Data items:

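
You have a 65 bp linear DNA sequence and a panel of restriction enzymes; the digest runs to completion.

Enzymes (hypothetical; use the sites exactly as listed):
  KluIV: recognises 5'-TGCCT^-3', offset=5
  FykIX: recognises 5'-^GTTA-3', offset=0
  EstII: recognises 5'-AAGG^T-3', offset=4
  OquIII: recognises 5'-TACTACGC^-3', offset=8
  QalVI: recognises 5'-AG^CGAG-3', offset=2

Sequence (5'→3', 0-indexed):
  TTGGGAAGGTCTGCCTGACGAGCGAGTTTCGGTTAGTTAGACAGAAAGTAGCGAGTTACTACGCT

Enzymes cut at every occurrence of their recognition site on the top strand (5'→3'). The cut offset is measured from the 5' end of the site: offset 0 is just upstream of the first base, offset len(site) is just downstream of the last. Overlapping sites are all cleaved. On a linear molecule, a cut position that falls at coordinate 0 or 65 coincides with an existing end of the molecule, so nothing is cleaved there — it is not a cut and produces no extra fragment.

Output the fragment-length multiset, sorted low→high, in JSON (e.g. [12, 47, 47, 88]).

Site scan:
  KluIV (TGCCT, off=5): starts [11] → cuts [16]
  FykIX (GTTA, off=0): starts [31, 35, 54] → cuts [31, 35, 54]
  EstII (AAGGT, off=4): starts [5] → cuts [9]
  OquIII (TACTACGC, off=8): starts [56] → cuts [64]
  QalVI (AGCGAG, off=2): starts [20, 49] → cuts [22, 51]

Pooled cuts: [9, 16, 22, 31, 35, 51, 54, 64]

Fragments:
  [0,9): 9 bp
  [9,16): 7 bp
  [16,22): 6 bp
  [22,31): 9 bp
  [31,35): 4 bp
  [35,51): 16 bp
  [51,54): 3 bp
  [54,64): 10 bp
  [64,65): 1 bp

[1,3,4,6,7,9,9,10,16]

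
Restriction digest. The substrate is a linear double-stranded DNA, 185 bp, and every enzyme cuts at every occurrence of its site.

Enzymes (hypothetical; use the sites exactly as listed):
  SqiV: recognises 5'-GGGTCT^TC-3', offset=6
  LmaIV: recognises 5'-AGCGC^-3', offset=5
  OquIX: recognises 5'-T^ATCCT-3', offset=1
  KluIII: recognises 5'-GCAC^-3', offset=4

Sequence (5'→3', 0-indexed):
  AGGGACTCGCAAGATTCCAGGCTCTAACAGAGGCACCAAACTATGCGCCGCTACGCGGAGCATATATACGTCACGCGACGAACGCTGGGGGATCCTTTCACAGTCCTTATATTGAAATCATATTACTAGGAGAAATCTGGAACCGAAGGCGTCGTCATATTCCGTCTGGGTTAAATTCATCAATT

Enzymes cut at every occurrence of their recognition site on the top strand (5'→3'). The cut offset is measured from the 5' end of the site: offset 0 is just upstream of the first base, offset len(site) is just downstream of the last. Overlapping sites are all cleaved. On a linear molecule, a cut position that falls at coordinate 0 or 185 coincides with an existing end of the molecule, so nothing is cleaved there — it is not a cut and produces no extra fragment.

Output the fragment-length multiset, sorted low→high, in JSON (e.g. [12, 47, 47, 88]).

[36,149]

Site scan:
  SqiV (GGGTCTTC, off=6): no sites
  LmaIV (AGCGC, off=5): no sites
  OquIX (TATCCT, off=1): no sites
  KluIII GCAC/4: at [32] ⇒ [36]

All cut coordinates (distinct, sorted): [36]

Fragments:
  [0,36): 36 bp
  [36,185): 149 bp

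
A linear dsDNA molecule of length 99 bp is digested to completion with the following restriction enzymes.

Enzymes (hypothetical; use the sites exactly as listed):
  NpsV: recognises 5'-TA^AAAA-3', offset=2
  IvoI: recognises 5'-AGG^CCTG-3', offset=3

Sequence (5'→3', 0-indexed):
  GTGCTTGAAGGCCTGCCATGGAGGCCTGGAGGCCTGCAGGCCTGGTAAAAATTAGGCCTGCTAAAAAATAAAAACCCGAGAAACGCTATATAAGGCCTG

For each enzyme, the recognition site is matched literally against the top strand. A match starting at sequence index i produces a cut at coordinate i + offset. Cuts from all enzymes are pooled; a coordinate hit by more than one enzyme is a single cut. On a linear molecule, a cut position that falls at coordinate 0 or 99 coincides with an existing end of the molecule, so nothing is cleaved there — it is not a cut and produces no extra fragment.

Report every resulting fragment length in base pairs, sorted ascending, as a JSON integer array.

[4,7,7,7,8,8,9,11,13,25]

Scan for sites:
  NpsV TAAAAA/2: at [45, 61, 68] ⇒ [47, 63, 70]
  IvoI AGGCCTG/3: at [8, 21, 29, 37, 53, 92] ⇒ [11, 24, 32, 40, 56, 95]

All cut coordinates (distinct, sorted): [11, 24, 32, 40, 47, 56, 63, 70, 95]

Fragments:
  [0,11): 11 bp
  [11,24): 13 bp
  [24,32): 8 bp
  [32,40): 8 bp
  [40,47): 7 bp
  [47,56): 9 bp
  [56,63): 7 bp
  [63,70): 7 bp
  [70,95): 25 bp
  [95,99): 4 bp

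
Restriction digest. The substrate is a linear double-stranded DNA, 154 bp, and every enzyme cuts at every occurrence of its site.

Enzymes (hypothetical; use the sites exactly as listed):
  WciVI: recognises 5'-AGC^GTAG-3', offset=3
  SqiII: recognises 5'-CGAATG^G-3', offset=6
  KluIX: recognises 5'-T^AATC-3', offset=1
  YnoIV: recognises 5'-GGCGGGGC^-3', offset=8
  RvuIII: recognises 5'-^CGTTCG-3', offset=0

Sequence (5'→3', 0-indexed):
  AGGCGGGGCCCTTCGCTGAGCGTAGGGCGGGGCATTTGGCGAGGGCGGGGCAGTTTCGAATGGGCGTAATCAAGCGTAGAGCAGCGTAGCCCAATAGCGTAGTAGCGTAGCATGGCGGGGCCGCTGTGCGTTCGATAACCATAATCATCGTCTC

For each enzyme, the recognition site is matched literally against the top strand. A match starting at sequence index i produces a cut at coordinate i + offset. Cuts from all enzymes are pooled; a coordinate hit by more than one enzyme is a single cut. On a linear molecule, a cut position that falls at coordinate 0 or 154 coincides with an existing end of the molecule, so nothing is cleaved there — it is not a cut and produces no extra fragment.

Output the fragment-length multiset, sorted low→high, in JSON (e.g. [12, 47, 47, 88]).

Site scan:
  WciVI (AGCGTAG, off=3): starts [18, 72, 82, 95, 103] → cuts [21, 75, 85, 98, 106]
  SqiII (CGAATGG, off=6): starts [56] → cuts [62]
  KluIX (TAATC, off=1): starts [66, 141] → cuts [67, 142]
  YnoIV (GGCGGGGC, off=8): starts [1, 25, 43, 113] → cuts [9, 33, 51, 121]
  RvuIII (CGTTCG, off=0): starts [128] → cuts [128]

All cut coordinates (distinct, sorted): [9, 21, 33, 51, 62, 67, 75, 85, 98, 106, 121, 128, 142]

Fragments:
  [0,9): 9 bp
  [9,21): 12 bp
  [21,33): 12 bp
  [33,51): 18 bp
  [51,62): 11 bp
  [62,67): 5 bp
  [67,75): 8 bp
  [75,85): 10 bp
  [85,98): 13 bp
  [98,106): 8 bp
  [106,121): 15 bp
  [121,128): 7 bp
  [128,142): 14 bp
  [142,154): 12 bp

[5,7,8,8,9,10,11,12,12,12,13,14,15,18]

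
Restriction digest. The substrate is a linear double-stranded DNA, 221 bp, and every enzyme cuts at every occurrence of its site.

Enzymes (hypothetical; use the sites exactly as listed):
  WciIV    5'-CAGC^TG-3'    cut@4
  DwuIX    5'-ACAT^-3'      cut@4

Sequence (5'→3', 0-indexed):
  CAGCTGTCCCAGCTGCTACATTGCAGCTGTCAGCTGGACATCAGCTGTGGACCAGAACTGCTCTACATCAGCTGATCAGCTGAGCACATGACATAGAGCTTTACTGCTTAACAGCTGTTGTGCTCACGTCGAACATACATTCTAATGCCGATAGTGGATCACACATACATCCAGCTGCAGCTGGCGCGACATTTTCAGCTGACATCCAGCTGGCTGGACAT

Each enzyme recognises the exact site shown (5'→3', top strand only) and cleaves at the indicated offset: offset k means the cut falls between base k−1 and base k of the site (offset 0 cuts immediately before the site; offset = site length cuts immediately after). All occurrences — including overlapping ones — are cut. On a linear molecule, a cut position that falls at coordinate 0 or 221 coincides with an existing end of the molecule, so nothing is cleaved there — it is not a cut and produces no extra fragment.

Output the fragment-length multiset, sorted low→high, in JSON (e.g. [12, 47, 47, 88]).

Site scan:
  WciIV (CAGCTG, off=4): starts [0, 9, 23, 30, 41, 68, 76, 111, 171, 177, 195, 206] → cuts [4, 13, 27, 34, 45, 72, 80, 115, 175, 181, 199, 210]
  DwuIX (ACAT, off=4): starts [17, 37, 64, 85, 90, 132, 136, 162, 166, 188, 201, 217] → cuts [21, 41, 68, 89, 94, 136, 140, 166, 170, 192, 205] (position 221 is a terminus of the linear molecule — no cut)

All cut coordinates (distinct, sorted): [4, 13, 21, 27, 34, 41, 45, 68, 72, 80, 89, 94, 115, 136, 140, 166, 170, 175, 181, 192, 199, 205, 210]

Fragments:
  [0,4): 4 bp
  [4,13): 9 bp
  [13,21): 8 bp
  [21,27): 6 bp
  [27,34): 7 bp
  [34,41): 7 bp
  [41,45): 4 bp
  [45,68): 23 bp
  [68,72): 4 bp
  [72,80): 8 bp
  [80,89): 9 bp
  [89,94): 5 bp
  [94,115): 21 bp
  [115,136): 21 bp
  [136,140): 4 bp
  [140,166): 26 bp
  [166,170): 4 bp
  [170,175): 5 bp
  [175,181): 6 bp
  [181,192): 11 bp
  [192,199): 7 bp
  [199,205): 6 bp
  [205,210): 5 bp
  [210,221): 11 bp

[4,4,4,4,4,5,5,5,6,6,6,7,7,7,8,8,9,9,11,11,21,21,23,26]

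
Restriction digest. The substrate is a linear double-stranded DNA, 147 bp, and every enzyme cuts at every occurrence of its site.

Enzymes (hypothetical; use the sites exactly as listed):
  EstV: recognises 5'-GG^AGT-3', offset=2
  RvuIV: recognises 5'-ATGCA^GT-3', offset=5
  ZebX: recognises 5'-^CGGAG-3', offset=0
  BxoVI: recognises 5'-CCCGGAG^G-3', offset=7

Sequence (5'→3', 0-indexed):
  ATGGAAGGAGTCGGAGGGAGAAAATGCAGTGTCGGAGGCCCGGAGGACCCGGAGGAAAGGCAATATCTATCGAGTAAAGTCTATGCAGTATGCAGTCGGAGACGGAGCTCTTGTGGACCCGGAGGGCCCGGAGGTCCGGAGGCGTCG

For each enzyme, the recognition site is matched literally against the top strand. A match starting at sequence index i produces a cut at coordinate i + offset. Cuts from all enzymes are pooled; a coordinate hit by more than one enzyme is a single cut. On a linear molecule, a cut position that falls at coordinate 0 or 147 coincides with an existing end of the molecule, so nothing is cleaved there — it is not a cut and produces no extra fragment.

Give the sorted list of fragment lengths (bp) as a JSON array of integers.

Per-enzyme occurrences:
  EstV (GGAGT, off=2): starts [6] → cuts [8]
  RvuIV (ATGCAGT, off=5): starts [23, 82, 89] → cuts [28, 87, 94]
  ZebX (CGGAG, off=0): starts [11, 32, 40, 49, 96, 102, 119, 128, 136] → cuts [11, 32, 40, 49, 96, 102, 119, 128, 136]
  BxoVI (CCCGGAGG, off=7): starts [38, 47, 117, 126] → cuts [45, 54, 124, 133]

Pooled cuts: [8, 11, 28, 32, 40, 45, 49, 54, 87, 94, 96, 102, 119, 124, 128, 133, 136]

Fragment lengths:
  [0,8): 8 bp
  [8,11): 3 bp
  [11,28): 17 bp
  [28,32): 4 bp
  [32,40): 8 bp
  [40,45): 5 bp
  [45,49): 4 bp
  [49,54): 5 bp
  [54,87): 33 bp
  [87,94): 7 bp
  [94,96): 2 bp
  [96,102): 6 bp
  [102,119): 17 bp
  [119,124): 5 bp
  [124,128): 4 bp
  [128,133): 5 bp
  [133,136): 3 bp
  [136,147): 11 bp

[2,3,3,4,4,4,5,5,5,5,6,7,8,8,11,17,17,33]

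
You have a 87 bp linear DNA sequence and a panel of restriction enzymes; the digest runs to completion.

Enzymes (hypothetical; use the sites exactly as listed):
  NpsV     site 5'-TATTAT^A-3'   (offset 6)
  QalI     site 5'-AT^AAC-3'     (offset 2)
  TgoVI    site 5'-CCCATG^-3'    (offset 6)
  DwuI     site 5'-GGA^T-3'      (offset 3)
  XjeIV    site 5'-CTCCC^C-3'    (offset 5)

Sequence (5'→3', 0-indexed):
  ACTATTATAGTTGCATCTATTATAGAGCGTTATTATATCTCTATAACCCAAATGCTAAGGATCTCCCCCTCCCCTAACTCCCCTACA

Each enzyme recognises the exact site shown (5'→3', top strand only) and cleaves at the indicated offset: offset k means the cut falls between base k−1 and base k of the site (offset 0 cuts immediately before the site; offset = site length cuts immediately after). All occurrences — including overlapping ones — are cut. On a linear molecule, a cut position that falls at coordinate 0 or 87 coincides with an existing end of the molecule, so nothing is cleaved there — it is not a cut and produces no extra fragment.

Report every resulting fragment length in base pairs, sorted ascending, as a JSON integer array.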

- _What is needed_: Using the records above, copy word for word the line with "double-stranded DNA, 147", the line with "or 147 coincides", and every line between them.

- _Written response_:
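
Restriction digest. The substrate is a linear double-stranded DNA, 147 bp, and every enzyme cuts at every occurrence of its site.

Enzymes (hypothetical; use the sites exactly as listed):
  EstV: recognises 5'-GG^AGT-3', offset=2
  RvuIV: recognises 5'-ATGCA^GT-3', offset=5
  ZebX: recognises 5'-^CGGAG-3', offset=0
  BxoVI: recognises 5'-CCCGGAG^G-3', offset=7

Sequence (5'→3', 0-indexed):
  ATGGAAGGAGTCGGAGGGAGAAAATGCAGTGTCGGAGGCCCGGAGGACCCGGAGGAAAGGCAATATCTATCGAGTAAAGTCTATGCAGTATGCAGTCGGAGACGGAGCTCTTGTGGACCCGGAGGGCCCGGAGGTCCGGAGGCGTCG

For each enzyme, the recognition site is matched literally against the top strand. A match starting at sequence index i produces a cut at coordinate i + offset. Cuts from all enzymes are pooled; a coordinate hit by more than one enzyme is a single cut. On a linear molecule, a cut position that falls at coordinate 0 or 147 coincides with an existing end of the molecule, so nothing is cleaved there — it is not a cut and produces no extra fragment.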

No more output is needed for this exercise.